**Description of the task:** Write out the full listing, matching it line for line.

**Available records:**
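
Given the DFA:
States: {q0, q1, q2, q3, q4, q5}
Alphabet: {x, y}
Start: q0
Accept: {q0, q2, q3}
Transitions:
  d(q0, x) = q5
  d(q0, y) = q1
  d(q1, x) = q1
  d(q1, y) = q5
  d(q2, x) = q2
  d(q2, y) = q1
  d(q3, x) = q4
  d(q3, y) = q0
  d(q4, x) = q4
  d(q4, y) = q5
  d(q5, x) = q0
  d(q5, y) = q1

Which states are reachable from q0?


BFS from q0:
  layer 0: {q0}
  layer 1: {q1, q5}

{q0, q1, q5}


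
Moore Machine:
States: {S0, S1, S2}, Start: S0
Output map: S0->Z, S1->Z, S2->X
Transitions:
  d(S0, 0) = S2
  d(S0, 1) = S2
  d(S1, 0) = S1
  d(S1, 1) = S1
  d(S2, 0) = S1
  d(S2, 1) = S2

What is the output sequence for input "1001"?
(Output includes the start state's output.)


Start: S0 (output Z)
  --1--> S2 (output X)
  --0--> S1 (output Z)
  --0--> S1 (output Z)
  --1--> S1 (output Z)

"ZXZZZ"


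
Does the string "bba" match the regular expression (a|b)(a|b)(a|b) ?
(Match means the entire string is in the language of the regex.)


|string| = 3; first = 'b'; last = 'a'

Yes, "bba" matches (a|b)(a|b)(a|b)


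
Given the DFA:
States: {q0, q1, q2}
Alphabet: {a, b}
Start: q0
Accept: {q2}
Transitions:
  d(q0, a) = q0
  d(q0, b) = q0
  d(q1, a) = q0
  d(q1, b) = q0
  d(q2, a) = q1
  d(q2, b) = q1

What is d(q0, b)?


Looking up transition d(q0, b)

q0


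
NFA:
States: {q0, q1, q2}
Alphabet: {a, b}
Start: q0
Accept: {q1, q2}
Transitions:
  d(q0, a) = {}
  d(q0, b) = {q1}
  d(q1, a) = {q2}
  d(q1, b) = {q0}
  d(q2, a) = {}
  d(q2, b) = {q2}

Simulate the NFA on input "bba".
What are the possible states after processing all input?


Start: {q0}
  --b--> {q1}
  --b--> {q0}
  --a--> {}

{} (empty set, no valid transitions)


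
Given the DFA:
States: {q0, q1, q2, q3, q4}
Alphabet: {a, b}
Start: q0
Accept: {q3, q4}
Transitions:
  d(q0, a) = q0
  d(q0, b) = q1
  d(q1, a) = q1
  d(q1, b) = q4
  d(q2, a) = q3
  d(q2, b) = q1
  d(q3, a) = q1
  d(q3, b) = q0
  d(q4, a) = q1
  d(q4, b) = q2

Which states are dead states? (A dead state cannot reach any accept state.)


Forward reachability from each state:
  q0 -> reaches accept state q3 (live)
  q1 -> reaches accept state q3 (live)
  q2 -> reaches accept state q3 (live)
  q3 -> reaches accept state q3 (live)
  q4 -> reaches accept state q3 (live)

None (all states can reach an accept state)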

**Response area:**
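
Given the DFA:
States: {q0, q1, q2, q3, q4, q5}
Alphabet: {x, y}
Start: q0
Accept: {q0, q2, q3}
Transitions:
  d(q0, x) = q5
  d(q0, y) = q1
  d(q1, x) = q1
  d(q1, y) = q5
  d(q2, x) = q2
  d(q2, y) = q1
  d(q3, x) = q4
  d(q3, y) = q0
  d(q4, x) = q4
  d(q4, y) = q5
  d(q5, x) = q0
  d(q5, y) = q1

Which states are reachable from q0?


BFS from q0:
  layer 0: {q0}
  layer 1: {q1, q5}

{q0, q1, q5}


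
Moore Machine:
States: {S0, S1, S2}, Start: S0
Output map: S0->Z, S1->Z, S2->X
Transitions:
  d(S0, 0) = S2
  d(S0, 1) = S2
  d(S1, 0) = S1
  d(S1, 1) = S1
  d(S2, 0) = S1
  d(S2, 1) = S2

What is the output sequence for input "1001"?
(Output includes the start state's output.)


Start: S0 (output Z)
  --1--> S2 (output X)
  --0--> S1 (output Z)
  --0--> S1 (output Z)
  --1--> S1 (output Z)

"ZXZZZ"


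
Does the string "bba" match the regular expression (a|b)(a|b)(a|b) ?
(Match means the entire string is in the language of the regex.)


|string| = 3; first = 'b'; last = 'a'

Yes, "bba" matches (a|b)(a|b)(a|b)


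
Given the DFA:
States: {q0, q1, q2}
Alphabet: {a, b}
Start: q0
Accept: {q2}
Transitions:
  d(q0, a) = q0
  d(q0, b) = q0
  d(q1, a) = q0
  d(q1, b) = q0
  d(q2, a) = q1
  d(q2, b) = q1

What is d(q0, b)?


Looking up transition d(q0, b)

q0


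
NFA:
States: {q0, q1, q2}
Alphabet: {a, b}
Start: q0
Accept: {q1, q2}
Transitions:
  d(q0, a) = {}
  d(q0, b) = {q1}
  d(q1, a) = {q2}
  d(q1, b) = {q0}
  d(q2, a) = {}
  d(q2, b) = {q2}

Simulate the NFA on input "bba".
What are the possible states after processing all input?


Start: {q0}
  --b--> {q1}
  --b--> {q0}
  --a--> {}

{} (empty set, no valid transitions)


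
Given the DFA:
States: {q0, q1, q2, q3, q4}
Alphabet: {a, b}
Start: q0
Accept: {q3, q4}
Transitions:
  d(q0, a) = q0
  d(q0, b) = q1
  d(q1, a) = q1
  d(q1, b) = q4
  d(q2, a) = q3
  d(q2, b) = q1
  d(q3, a) = q1
  d(q3, b) = q0
  d(q4, a) = q1
  d(q4, b) = q2

Which states are dead states? (A dead state cannot reach any accept state.)


Forward reachability from each state:
  q0 -> reaches accept state q3 (live)
  q1 -> reaches accept state q3 (live)
  q2 -> reaches accept state q3 (live)
  q3 -> reaches accept state q3 (live)
  q4 -> reaches accept state q3 (live)

None (all states can reach an accept state)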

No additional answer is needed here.